> _GOAL OF THE EXERCISE_: Would you work out how many lines below include the word "What"? Only that number is wanted.

═════ EXTRACTED INFORMATION ═════

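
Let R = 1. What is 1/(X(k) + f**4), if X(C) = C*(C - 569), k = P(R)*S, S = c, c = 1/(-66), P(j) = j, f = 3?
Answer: 4356/390391 ≈ 0.011158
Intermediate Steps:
c = -1/66 ≈ -0.015152
S = -1/66 ≈ -0.015152
k = -1/66 (k = 1*(-1/66) = -1/66 ≈ -0.015152)
X(C) = C*(-569 + C)
1/(X(k) + f**4) = 1/(-(-569 - 1/66)/66 + 3**4) = 1/(-1/66*(-37555/66) + 81) = 1/(37555/4356 + 81) = 1/(390391/4356) = 4356/390391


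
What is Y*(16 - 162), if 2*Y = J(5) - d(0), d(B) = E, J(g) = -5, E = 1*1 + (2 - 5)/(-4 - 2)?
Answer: 949/2 ≈ 474.50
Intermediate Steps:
E = 3/2 (E = 1 - 3/(-6) = 1 - 3*(-⅙) = 1 + ½ = 3/2 ≈ 1.5000)
d(B) = 3/2
Y = -13/4 (Y = (-5 - 1*3/2)/2 = (-5 - 3/2)/2 = (½)*(-13/2) = -13/4 ≈ -3.2500)
Y*(16 - 162) = -13*(16 - 162)/4 = -13/4*(-146) = 949/2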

═════

> _RESPONSE TO THIS EXERCISE_: 2